PROBLEM REQUIREMENTS
All lines in the listing below from the one containing "Find all stationary" through the last should be written out exactly, and only those.

SUPPLIED INFORMATION
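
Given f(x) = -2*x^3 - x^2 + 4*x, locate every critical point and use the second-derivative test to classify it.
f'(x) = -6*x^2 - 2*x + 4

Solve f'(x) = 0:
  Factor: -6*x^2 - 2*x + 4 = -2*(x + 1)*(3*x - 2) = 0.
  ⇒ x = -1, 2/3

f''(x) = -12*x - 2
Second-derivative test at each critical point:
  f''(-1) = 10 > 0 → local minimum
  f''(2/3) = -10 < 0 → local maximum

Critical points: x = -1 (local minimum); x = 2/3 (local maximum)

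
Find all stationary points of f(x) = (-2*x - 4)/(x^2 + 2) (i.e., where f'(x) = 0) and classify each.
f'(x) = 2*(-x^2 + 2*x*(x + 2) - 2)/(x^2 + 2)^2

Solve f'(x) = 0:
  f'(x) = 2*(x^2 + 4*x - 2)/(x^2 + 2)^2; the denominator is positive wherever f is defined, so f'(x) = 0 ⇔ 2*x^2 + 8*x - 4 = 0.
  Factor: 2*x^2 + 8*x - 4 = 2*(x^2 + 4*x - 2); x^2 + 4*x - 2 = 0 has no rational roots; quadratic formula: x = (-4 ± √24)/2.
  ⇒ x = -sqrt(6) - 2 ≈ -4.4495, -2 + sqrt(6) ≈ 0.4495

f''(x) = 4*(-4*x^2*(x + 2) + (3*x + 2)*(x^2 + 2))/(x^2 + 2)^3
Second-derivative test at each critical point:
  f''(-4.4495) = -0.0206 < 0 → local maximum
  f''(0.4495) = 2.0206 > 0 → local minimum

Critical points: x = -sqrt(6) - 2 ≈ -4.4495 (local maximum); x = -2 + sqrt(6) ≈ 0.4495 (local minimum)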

SOLUTION BELOW
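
Find all stationary points of f(x) = (-2*x - 4)/(x^2 + 2) (i.e., where f'(x) = 0) and classify each.
f'(x) = 2*(-x^2 + 2*x*(x + 2) - 2)/(x^2 + 2)^2

Solve f'(x) = 0:
  f'(x) = 2*(x^2 + 4*x - 2)/(x^2 + 2)^2; the denominator is positive wherever f is defined, so f'(x) = 0 ⇔ 2*x^2 + 8*x - 4 = 0.
  Factor: 2*x^2 + 8*x - 4 = 2*(x^2 + 4*x - 2); x^2 + 4*x - 2 = 0 has no rational roots; quadratic formula: x = (-4 ± √24)/2.
  ⇒ x = -sqrt(6) - 2 ≈ -4.4495, -2 + sqrt(6) ≈ 0.4495

f''(x) = 4*(-4*x^2*(x + 2) + (3*x + 2)*(x^2 + 2))/(x^2 + 2)^3
Second-derivative test at each critical point:
  f''(-4.4495) = -0.0206 < 0 → local maximum
  f''(0.4495) = 2.0206 > 0 → local minimum

Critical points: x = -sqrt(6) - 2 ≈ -4.4495 (local maximum); x = -2 + sqrt(6) ≈ 0.4495 (local minimum)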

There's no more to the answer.